(WHAT YOU WILL DO) Output every line below without omitting or altering anything.

(Stored items)
____
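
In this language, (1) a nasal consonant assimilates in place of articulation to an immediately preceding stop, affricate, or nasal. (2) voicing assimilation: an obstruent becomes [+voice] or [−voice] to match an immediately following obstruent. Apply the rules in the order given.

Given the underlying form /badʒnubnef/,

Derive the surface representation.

[badʒɲubmef]

Rule 1: /n/ after /dʒ/ (palatal) → [ɲ]
Rule 1: /n/ after /b/ (labial) → [m]
After rule 1: badʒɲubmef
Rule 2: no segment meets the rule's conditions; no change.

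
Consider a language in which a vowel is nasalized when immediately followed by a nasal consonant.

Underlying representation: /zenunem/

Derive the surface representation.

[zẽnũnẽm]

/e/ before nasal /n/ → [ẽ]
/u/ before nasal /n/ → [ũ]
/e/ before nasal /m/ → [ẽ]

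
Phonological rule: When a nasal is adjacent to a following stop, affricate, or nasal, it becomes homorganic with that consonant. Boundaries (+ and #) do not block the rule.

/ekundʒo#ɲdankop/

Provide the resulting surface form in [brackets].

/n/ before /dʒ/ (palatal) → [ɲ]
/ɲ/ before /d/ (alveolar) → [n]
/n/ before /k/ (velar) → [ŋ]

[ekuɲdʒo#ndaŋkop]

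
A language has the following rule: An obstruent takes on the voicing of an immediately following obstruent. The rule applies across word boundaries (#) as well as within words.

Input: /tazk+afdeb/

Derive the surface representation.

[task+avdeb]

/z/ before /k/ (voiceless) → [s]
/f/ before /d/ (voiced) → [v]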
____
(EXERCISE RESPONSE)
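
In this language, (1) a nasal consonant assimilates in place of articulation to an immediately preceding stop, affricate, or nasal. (2) voicing assimilation: an obstruent becomes [+voice] or [−voice] to match an immediately following obstruent. Apply the rules in the order given.

Given the underlying form /badʒnubnef/,

Derive the surface representation.

[badʒɲubmef]

Rule 1: /n/ after /dʒ/ (palatal) → [ɲ]
Rule 1: /n/ after /b/ (labial) → [m]
After rule 1: badʒɲubmef
Rule 2: no segment meets the rule's conditions; no change.

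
Consider a language in which a vowel is nasalized when immediately followed by a nasal consonant.

Underlying representation: /zenunem/

Derive the surface representation.

[zẽnũnẽm]

/e/ before nasal /n/ → [ẽ]
/u/ before nasal /n/ → [ũ]
/e/ before nasal /m/ → [ẽ]

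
Phonological rule: When a nasal is adjacent to a following stop, affricate, or nasal, it becomes homorganic with that consonant. Boundaries (+ and #) do not block the rule.

/ekundʒo#ɲdankop/

Provide the resulting surface form in [brackets].

/n/ before /dʒ/ (palatal) → [ɲ]
/ɲ/ before /d/ (alveolar) → [n]
/n/ before /k/ (velar) → [ŋ]

[ekuɲdʒo#ndaŋkop]

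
A language has the following rule: An obstruent takes on the voicing of an immediately following obstruent. The rule applies across word boundaries (#) as well as within words.

Input: /tazk+afdeb/

Derive the surface representation.

[task+avdeb]

/z/ before /k/ (voiceless) → [s]
/f/ before /d/ (voiced) → [v]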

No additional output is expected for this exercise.